Work instruction — Each record has to be repeated exactly as given.

Saved data entries:
○ ○ ○ ○ ○ ○ ○
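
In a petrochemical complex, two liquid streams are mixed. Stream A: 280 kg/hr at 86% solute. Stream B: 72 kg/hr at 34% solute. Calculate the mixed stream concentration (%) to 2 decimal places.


Mass balance on solute: F1*x1 + F2*x2 = F3*x3
F3 = F1 + F2 = 280 + 72 = 352 kg/hr
x3 = (F1*x1 + F2*x2)/F3
x3 = (280*0.86 + 72*0.34) / 352
x3 = 75.36%


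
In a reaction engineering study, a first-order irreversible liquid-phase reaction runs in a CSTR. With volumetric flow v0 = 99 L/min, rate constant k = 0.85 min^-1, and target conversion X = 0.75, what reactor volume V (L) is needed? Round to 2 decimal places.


V = v0 * X / (k * (1 - X))
V = 99 * 0.75 / (0.85 * (1 - 0.75))
V = 74.25 / (0.85 * 0.25)
V = 74.25 / 0.2125
V = 349.41 L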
○ ○ ○ ○ ○ ○ ○
Response to this exercise —
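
In a petrochemical complex, two liquid streams are mixed. Stream A: 280 kg/hr at 86% solute. Stream B: 72 kg/hr at 34% solute. Calculate the mixed stream concentration (%) to 2 decimal places.


Mass balance on solute: F1*x1 + F2*x2 = F3*x3
F3 = F1 + F2 = 280 + 72 = 352 kg/hr
x3 = (F1*x1 + F2*x2)/F3
x3 = (280*0.86 + 72*0.34) / 352
x3 = 75.36%


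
In a reaction engineering study, a first-order irreversible liquid-phase reaction runs in a CSTR. With volumetric flow v0 = 99 L/min, rate constant k = 0.85 min^-1, and target conversion X = 0.75, what reactor volume V (L) is needed? Round to 2 decimal places.


V = v0 * X / (k * (1 - X))
V = 99 * 0.75 / (0.85 * (1 - 0.75))
V = 74.25 / (0.85 * 0.25)
V = 74.25 / 0.2125
V = 349.41 L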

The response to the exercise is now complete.